Material for this task:
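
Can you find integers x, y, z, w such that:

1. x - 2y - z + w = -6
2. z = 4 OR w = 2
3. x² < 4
Yes

Take x = 0, y = 3, z = 2, w = 2. Substituting into each constraint:
  (1) 0 - 2(3) + (-2) + 2 = -6 ✓
  (2) w = 2, target 2 ✓ (second branch holds)
  (3) x² = (0)² = 0, and 0 < 4 ✓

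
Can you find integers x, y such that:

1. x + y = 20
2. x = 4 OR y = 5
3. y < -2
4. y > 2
No

A contradictory subset is {y < -2, y > 2}. No integer assignment can satisfy these jointly:

  - y < -2: bounds one variable relative to a constant
  - y > 2: bounds one variable relative to a constant

Direct contradiction: the bounds on y require y ≥ 3 and y ≤ -3 simultaneously, which is empty.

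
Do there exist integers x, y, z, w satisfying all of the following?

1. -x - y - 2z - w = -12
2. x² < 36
Yes

Take x = 0, y = 12, z = 0, w = 0. Substituting into each constraint:
  (1) 0 + (-12) - 2(0) + 0 = -12 ✓
  (2) x² = (0)² = 0, and 0 < 36 ✓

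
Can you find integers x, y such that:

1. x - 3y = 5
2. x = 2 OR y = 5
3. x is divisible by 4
Yes

Take x = 20, y = 5. Substituting into each constraint:
  (1) 20 - 3(5) = 5 ✓
  (2) y = 5, target 5 ✓ (second branch holds)
  (3) 20 = 4 × 5, remainder 0 ✓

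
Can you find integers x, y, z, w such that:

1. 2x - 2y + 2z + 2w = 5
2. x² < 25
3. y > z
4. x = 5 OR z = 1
No

Even the single constraint (2x - 2y + 2z + 2w = 5) is infeasible over the integers.

  - 2x - 2y + 2z + 2w = 5: every term on the left is divisible by 2, so the LHS ≡ 0 (mod 2), but the RHS 5 is not — no integer solution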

Work order: Provide an exact transcript of the lines from the one that holds "3. x is divisible by 4" through the final line of the data above.

Written answer:
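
3. x is divisible by 4
Yes

Take x = 20, y = 5. Substituting into each constraint:
  (1) 20 - 3(5) = 5 ✓
  (2) y = 5, target 5 ✓ (second branch holds)
  (3) 20 = 4 × 5, remainder 0 ✓

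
Can you find integers x, y, z, w such that:

1. 2x - 2y + 2z + 2w = 5
2. x² < 25
3. y > z
4. x = 5 OR z = 1
No

Even the single constraint (2x - 2y + 2z + 2w = 5) is infeasible over the integers.

  - 2x - 2y + 2z + 2w = 5: every term on the left is divisible by 2, so the LHS ≡ 0 (mod 2), but the RHS 5 is not — no integer solution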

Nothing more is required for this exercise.